- _EXERCISE DESCRIPTION_
Scan the records and identify every line in which the string "translate" occurs, then return those lines.

»»

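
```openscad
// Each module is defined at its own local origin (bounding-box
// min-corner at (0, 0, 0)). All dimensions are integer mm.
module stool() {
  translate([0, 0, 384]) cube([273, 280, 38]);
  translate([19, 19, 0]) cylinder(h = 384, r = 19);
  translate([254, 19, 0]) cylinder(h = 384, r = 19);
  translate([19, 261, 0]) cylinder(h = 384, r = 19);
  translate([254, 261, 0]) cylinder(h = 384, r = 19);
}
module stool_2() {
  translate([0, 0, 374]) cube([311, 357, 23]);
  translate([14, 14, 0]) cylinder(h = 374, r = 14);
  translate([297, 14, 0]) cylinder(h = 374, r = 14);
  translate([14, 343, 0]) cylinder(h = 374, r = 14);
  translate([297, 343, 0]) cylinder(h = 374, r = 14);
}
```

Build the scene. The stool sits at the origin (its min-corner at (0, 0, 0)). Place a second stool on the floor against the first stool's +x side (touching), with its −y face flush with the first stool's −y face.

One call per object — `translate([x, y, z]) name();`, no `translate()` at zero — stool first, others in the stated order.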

««

- _TASK ANSWER_
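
  translate([0, 0, 384]) cube([273, 280, 38]);
  translate([19, 19, 0]) cylinder(h = 384, r = 19);
  translate([254, 19, 0]) cylinder(h = 384, r = 19);
  translate([19, 261, 0]) cylinder(h = 384, r = 19);
  translate([254, 261, 0]) cylinder(h = 384, r = 19);
  translate([0, 0, 374]) cube([311, 357, 23]);
  translate([14, 14, 0]) cylinder(h = 374, r = 14);
  translate([297, 14, 0]) cylinder(h = 374, r = 14);
  translate([14, 343, 0]) cylinder(h = 374, r = 14);
  translate([297, 343, 0]) cylinder(h = 374, r = 14);
One call per object — `translate([x, y, z]) name();`, no `translate()` at zero — stool first, others in the stated order.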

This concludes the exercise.